**Task objective**.
The entries below contain a line with "Compute the state vector at step 11: [u_0(11), ..., u_3(11)]." and a line with "Every oscillator is". Retype exactly everything from the first down to the second, both included, and nothing else.

**Input**.
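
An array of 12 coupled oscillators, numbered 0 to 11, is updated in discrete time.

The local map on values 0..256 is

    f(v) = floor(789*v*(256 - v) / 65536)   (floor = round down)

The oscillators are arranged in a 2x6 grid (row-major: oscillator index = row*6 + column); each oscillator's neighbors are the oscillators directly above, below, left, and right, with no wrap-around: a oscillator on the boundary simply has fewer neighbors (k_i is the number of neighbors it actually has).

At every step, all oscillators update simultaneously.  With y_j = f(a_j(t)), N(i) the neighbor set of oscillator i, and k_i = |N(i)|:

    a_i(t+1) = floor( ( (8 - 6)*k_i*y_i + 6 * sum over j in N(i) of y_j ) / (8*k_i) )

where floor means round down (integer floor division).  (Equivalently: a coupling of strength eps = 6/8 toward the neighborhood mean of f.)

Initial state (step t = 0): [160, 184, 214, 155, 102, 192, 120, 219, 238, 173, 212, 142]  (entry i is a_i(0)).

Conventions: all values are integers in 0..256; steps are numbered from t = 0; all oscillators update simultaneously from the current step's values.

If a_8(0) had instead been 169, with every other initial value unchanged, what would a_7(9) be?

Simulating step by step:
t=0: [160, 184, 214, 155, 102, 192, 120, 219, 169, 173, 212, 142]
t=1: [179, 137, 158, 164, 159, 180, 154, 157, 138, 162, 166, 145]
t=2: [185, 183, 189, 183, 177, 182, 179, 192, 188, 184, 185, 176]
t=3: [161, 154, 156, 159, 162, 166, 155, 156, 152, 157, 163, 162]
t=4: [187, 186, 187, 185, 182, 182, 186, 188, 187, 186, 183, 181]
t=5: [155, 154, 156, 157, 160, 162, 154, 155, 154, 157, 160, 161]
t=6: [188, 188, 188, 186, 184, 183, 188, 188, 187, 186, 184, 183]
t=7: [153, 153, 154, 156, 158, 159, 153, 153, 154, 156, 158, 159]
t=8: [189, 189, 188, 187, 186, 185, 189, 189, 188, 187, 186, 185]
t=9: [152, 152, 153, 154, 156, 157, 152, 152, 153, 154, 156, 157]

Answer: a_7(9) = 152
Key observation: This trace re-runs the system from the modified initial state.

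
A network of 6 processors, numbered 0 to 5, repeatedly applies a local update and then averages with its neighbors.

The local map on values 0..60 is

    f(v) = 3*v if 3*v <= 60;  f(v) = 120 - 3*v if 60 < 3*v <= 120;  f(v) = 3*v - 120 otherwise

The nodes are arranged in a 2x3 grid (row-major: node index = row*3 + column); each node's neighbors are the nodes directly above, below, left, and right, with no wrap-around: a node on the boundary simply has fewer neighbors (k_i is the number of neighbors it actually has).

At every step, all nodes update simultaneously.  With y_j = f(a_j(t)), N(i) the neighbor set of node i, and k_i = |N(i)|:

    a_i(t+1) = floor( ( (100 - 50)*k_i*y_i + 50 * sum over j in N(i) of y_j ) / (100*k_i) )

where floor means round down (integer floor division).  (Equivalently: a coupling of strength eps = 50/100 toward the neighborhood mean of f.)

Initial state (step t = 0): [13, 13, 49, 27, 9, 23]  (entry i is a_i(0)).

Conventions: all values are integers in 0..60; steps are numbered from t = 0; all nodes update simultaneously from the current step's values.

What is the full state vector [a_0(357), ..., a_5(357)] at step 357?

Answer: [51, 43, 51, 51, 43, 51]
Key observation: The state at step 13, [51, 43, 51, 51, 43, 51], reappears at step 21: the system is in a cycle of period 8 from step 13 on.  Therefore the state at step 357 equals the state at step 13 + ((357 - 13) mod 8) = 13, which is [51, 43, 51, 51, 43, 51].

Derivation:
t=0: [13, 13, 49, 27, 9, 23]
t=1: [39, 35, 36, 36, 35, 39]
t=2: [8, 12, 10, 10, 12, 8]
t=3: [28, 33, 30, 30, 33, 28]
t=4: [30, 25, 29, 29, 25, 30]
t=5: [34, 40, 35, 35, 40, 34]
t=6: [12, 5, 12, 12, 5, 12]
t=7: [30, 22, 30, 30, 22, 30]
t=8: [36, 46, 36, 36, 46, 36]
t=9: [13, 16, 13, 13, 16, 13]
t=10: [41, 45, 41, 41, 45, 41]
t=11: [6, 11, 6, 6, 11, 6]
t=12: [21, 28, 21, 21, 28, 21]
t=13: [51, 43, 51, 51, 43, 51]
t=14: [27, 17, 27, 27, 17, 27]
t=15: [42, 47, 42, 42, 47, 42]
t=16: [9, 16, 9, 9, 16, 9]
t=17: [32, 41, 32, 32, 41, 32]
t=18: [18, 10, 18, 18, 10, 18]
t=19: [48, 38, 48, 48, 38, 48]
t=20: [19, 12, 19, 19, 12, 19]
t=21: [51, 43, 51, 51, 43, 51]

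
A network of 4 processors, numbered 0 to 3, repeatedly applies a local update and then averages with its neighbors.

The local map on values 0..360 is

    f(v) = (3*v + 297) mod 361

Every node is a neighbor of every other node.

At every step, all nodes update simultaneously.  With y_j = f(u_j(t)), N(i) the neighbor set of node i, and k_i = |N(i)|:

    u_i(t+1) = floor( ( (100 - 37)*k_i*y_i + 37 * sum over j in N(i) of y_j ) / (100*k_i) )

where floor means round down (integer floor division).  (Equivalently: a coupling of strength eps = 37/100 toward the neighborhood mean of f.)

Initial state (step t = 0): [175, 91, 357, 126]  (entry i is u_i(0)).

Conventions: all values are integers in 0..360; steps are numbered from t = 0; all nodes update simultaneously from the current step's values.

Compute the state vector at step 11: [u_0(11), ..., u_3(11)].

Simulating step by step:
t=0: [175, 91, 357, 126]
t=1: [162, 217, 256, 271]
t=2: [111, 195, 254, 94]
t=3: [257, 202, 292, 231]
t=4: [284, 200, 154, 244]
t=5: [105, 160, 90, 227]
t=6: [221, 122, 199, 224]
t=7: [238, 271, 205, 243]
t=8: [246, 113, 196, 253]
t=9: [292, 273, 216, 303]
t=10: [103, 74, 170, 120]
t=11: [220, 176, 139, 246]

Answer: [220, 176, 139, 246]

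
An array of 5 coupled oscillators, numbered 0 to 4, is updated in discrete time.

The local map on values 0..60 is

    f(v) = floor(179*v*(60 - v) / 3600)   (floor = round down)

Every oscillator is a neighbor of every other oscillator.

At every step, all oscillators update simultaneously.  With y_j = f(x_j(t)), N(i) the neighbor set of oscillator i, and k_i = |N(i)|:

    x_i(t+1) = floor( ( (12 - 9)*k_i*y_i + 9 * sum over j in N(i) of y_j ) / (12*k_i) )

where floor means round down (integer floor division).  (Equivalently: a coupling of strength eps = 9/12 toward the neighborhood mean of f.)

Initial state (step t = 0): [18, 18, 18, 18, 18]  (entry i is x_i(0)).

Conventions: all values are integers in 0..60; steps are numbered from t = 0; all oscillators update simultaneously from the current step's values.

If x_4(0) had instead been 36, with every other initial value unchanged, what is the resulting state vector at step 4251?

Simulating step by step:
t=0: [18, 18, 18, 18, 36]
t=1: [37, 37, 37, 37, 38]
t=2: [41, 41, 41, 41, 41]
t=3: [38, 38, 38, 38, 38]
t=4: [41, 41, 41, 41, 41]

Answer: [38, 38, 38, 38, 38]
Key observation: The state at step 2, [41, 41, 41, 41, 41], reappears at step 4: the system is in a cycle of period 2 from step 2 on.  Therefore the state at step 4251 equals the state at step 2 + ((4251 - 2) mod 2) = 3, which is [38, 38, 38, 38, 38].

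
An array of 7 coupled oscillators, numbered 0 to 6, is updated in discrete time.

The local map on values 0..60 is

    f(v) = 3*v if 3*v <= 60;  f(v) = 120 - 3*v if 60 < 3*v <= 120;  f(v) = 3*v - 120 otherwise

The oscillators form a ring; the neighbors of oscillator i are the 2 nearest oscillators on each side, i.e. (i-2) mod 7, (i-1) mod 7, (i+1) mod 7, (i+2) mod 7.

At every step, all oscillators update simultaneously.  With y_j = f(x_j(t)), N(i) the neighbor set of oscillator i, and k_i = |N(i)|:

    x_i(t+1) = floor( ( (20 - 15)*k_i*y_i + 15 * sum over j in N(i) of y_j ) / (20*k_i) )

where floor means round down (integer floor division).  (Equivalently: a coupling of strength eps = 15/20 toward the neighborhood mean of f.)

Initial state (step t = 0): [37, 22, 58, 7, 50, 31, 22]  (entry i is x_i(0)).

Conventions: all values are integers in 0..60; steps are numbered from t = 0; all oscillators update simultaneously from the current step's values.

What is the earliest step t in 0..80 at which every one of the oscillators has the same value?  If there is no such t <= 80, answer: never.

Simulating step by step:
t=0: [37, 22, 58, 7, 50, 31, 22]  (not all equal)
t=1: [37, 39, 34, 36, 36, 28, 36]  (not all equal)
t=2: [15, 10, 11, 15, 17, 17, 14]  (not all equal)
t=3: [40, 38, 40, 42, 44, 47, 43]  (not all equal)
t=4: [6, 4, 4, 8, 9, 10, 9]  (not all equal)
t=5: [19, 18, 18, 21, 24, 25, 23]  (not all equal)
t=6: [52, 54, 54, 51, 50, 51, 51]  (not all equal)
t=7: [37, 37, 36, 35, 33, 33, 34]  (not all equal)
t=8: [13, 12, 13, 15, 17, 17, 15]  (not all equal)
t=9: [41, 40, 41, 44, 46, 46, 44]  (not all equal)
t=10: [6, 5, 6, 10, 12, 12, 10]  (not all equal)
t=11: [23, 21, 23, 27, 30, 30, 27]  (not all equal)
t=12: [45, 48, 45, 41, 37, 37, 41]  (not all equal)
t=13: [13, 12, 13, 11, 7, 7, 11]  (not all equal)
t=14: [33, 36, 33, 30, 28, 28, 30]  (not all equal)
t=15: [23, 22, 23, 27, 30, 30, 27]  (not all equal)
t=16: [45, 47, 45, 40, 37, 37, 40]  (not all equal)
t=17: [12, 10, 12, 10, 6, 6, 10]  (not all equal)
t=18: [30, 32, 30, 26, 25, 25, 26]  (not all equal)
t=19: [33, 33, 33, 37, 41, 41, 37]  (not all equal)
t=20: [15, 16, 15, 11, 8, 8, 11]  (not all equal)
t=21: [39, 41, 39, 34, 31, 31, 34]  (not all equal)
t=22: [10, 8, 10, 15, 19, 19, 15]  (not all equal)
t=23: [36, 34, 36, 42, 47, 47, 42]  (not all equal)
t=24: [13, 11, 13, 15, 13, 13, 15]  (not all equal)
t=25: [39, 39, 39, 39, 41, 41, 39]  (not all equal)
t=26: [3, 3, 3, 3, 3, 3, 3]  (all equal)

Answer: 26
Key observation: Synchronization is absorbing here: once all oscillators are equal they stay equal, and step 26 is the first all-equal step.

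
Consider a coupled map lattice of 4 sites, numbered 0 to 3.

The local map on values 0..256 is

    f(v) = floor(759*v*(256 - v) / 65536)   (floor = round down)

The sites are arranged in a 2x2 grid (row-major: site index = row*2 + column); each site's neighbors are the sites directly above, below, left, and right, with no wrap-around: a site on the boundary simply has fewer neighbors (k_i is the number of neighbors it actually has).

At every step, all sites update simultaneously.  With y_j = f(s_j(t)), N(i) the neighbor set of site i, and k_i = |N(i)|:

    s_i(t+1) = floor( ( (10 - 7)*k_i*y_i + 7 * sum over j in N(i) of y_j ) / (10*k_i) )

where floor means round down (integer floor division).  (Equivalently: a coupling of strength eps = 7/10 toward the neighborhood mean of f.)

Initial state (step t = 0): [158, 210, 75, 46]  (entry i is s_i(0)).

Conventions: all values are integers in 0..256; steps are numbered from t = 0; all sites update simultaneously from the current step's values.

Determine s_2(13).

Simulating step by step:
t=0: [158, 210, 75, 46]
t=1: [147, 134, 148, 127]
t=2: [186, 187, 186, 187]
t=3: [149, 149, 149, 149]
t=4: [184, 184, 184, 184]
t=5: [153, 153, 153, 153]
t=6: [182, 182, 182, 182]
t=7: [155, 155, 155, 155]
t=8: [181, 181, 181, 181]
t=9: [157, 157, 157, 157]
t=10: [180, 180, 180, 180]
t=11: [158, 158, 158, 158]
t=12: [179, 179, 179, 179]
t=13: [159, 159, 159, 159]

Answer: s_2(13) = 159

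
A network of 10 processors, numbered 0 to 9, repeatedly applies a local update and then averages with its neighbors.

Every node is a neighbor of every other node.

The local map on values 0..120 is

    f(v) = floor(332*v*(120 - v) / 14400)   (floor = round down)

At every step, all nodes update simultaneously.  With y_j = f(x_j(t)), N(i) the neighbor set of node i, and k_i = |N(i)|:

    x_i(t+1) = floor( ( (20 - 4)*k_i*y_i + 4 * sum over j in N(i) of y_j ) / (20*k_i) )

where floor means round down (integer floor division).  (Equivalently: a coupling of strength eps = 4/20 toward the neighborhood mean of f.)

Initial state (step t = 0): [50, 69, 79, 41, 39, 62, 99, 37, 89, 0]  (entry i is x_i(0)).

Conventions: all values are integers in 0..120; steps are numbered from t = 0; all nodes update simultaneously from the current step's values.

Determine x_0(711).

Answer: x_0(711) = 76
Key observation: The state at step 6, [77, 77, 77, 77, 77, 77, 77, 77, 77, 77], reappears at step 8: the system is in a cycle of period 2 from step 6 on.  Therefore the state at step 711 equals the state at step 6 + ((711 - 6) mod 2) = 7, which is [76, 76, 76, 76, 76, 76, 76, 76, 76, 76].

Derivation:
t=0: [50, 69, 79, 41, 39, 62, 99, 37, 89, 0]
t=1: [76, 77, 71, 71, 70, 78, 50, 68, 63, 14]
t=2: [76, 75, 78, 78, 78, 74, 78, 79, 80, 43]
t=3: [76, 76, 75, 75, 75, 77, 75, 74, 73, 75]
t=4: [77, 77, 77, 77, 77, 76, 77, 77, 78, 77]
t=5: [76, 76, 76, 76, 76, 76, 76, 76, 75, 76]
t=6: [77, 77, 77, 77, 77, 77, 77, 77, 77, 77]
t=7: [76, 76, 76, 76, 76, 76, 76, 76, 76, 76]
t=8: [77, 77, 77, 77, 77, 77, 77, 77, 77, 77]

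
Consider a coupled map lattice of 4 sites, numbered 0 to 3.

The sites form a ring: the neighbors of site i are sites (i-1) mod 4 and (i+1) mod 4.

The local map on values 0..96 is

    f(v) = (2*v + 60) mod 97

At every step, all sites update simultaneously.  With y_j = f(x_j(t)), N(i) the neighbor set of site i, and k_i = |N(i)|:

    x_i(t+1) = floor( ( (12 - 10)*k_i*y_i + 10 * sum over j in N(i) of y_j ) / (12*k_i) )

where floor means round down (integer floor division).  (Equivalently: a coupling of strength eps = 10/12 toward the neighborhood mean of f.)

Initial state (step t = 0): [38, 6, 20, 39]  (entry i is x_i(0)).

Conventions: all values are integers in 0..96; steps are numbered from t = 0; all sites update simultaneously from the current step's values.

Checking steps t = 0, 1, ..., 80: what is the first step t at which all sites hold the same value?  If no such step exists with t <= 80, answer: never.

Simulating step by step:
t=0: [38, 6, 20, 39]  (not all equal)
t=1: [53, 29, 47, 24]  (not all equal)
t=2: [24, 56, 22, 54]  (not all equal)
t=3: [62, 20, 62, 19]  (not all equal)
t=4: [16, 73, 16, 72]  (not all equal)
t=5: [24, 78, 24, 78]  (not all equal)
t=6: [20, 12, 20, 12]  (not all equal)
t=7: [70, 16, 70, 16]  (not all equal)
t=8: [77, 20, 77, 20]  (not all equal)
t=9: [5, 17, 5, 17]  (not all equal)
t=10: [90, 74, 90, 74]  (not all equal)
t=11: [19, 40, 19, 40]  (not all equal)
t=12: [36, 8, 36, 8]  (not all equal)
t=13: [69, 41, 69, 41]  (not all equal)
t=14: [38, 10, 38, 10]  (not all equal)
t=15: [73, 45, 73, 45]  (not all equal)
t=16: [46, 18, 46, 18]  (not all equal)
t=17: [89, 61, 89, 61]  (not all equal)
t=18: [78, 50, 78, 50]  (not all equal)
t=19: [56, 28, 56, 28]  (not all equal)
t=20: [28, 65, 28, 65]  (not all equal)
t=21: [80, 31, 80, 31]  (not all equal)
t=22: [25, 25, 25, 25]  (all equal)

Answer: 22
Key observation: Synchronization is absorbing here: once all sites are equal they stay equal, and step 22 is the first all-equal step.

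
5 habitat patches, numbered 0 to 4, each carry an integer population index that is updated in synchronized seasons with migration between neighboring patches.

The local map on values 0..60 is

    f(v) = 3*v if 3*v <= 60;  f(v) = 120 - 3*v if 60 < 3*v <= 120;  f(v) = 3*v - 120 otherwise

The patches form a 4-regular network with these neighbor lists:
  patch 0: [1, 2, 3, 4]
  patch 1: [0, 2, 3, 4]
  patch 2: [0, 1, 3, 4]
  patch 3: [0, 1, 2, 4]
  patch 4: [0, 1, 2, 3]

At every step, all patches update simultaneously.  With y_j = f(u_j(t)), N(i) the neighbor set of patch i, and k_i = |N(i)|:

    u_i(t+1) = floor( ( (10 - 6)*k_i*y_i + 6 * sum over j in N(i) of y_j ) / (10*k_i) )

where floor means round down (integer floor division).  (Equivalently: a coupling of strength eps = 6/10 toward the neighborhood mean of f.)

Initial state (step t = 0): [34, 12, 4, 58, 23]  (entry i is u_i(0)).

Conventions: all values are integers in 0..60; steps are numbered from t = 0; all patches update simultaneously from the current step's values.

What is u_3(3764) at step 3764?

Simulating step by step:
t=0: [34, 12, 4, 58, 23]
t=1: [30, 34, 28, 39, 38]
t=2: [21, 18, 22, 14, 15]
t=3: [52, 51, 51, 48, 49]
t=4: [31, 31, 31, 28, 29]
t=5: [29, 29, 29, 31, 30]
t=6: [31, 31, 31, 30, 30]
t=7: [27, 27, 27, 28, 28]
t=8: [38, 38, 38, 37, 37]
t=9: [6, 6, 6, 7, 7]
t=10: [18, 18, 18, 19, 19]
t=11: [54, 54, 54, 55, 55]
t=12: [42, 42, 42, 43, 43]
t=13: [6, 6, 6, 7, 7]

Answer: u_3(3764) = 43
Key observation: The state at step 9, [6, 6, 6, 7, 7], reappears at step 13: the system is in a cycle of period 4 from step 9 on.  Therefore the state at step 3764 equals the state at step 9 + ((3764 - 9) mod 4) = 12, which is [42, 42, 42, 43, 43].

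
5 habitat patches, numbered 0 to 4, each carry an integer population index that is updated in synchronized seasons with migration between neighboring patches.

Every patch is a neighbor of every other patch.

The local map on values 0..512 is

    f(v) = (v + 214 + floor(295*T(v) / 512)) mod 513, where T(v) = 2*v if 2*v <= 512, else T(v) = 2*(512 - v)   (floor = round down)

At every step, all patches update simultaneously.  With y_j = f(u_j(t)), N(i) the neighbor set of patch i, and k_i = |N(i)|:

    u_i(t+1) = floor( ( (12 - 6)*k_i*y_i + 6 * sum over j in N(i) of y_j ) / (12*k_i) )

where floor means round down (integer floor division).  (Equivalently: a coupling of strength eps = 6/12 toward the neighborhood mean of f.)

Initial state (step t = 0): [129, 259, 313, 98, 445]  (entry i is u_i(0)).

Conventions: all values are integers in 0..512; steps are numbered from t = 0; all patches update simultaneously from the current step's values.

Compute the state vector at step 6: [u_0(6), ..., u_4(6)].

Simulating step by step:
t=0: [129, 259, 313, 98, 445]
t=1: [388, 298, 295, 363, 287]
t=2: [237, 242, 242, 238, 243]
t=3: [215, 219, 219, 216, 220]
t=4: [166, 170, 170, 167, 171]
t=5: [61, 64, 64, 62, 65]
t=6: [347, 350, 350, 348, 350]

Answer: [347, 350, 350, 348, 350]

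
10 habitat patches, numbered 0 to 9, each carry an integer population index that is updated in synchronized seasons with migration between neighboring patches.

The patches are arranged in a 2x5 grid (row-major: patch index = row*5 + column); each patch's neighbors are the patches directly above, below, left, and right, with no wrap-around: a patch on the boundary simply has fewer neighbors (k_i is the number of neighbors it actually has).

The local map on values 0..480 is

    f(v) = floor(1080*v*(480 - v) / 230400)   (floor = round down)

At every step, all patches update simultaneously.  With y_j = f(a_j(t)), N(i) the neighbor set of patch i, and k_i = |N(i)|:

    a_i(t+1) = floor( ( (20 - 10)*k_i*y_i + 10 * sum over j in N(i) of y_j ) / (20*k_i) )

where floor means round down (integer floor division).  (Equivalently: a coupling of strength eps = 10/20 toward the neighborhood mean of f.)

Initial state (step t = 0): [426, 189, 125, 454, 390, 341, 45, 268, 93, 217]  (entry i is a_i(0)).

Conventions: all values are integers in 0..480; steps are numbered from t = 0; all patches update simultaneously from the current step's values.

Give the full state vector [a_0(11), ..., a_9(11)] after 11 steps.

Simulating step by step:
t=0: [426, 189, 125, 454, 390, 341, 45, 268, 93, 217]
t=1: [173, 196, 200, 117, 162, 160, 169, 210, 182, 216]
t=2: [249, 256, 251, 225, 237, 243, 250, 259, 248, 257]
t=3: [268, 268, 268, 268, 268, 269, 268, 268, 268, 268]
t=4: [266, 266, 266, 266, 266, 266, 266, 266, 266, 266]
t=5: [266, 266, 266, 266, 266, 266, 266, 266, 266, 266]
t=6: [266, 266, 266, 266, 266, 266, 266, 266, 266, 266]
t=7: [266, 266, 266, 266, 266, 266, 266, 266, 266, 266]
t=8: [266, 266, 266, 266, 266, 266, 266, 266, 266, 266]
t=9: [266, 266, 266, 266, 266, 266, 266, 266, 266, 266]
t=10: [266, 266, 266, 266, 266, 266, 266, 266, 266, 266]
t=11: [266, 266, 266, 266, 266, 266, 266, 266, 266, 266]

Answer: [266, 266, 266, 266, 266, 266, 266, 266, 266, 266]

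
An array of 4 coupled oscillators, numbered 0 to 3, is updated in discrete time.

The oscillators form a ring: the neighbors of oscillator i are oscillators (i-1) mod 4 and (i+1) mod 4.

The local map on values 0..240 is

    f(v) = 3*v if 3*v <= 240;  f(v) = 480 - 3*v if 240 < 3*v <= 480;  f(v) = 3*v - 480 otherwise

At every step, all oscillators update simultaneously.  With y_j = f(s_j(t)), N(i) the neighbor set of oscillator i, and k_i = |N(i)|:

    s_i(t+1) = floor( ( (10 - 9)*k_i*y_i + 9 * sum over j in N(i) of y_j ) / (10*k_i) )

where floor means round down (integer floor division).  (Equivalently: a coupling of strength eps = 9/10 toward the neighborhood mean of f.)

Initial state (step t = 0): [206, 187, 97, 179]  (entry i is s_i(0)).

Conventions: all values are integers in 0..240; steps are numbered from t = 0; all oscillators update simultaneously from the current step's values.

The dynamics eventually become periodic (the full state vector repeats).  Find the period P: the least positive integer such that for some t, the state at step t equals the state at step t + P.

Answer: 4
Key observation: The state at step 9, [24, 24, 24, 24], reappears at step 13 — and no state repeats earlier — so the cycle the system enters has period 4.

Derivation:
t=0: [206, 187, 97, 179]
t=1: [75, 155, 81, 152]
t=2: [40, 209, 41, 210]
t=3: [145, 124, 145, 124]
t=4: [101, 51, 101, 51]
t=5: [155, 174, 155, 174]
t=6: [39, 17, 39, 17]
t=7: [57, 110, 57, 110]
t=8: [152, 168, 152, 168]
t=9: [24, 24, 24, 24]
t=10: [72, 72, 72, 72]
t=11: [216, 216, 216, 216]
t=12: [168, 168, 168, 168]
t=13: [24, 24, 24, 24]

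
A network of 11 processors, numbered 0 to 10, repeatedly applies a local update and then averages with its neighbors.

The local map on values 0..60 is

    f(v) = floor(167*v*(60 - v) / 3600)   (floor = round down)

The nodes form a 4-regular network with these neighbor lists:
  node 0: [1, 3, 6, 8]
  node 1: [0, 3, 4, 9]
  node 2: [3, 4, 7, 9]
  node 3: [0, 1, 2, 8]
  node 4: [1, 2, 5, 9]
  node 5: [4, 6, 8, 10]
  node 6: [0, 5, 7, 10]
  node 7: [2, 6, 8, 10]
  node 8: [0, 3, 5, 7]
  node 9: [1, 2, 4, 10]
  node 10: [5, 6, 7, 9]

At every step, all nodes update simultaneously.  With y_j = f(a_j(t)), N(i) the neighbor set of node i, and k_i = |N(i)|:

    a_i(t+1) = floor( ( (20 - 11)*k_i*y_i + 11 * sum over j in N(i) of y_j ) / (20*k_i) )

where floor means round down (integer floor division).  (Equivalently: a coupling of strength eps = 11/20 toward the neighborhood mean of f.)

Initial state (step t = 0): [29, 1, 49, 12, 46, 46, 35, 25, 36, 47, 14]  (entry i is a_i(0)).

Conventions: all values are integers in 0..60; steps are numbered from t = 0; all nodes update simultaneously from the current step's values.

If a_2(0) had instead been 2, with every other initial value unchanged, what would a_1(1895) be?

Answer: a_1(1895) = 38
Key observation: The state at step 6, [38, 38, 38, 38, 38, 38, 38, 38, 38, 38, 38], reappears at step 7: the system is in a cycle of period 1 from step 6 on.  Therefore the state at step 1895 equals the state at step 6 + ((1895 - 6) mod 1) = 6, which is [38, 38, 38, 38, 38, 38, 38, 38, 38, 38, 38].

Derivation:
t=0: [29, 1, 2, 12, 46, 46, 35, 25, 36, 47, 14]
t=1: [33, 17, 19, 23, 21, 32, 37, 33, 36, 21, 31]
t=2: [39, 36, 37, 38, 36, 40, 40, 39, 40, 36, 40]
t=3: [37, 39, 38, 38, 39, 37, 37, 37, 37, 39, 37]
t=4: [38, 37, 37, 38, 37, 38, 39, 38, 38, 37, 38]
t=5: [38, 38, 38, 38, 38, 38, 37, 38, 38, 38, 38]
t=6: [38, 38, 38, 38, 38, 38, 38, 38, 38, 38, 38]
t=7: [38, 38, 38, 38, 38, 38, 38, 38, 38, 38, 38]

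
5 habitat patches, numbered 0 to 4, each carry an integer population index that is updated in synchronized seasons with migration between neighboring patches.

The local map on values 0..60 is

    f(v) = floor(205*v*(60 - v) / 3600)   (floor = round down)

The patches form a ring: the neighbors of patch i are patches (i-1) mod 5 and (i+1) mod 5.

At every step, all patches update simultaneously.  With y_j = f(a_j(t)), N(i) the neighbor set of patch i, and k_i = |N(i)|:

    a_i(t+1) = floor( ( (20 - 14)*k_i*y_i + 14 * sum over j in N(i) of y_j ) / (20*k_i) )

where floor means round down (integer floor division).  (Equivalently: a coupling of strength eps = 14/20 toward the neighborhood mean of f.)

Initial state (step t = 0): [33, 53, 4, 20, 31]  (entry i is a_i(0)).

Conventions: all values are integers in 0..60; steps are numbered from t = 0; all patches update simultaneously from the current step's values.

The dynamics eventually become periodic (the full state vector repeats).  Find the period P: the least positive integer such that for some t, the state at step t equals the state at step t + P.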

**Solution for this problem**.
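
Compute the state vector at step 11: [u_0(11), ..., u_3(11)].

Simulating step by step:
t=0: [175, 91, 357, 126]
t=1: [162, 217, 256, 271]
t=2: [111, 195, 254, 94]
t=3: [257, 202, 292, 231]
t=4: [284, 200, 154, 244]
t=5: [105, 160, 90, 227]
t=6: [221, 122, 199, 224]
t=7: [238, 271, 205, 243]
t=8: [246, 113, 196, 253]
t=9: [292, 273, 216, 303]
t=10: [103, 74, 170, 120]
t=11: [220, 176, 139, 246]

Answer: [220, 176, 139, 246]

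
An array of 5 coupled oscillators, numbered 0 to 4, is updated in discrete time.

The local map on values 0..60 is

    f(v) = floor(179*v*(60 - v) / 3600)   (floor = round down)

Every oscillator is a neighbor of every other oscillator.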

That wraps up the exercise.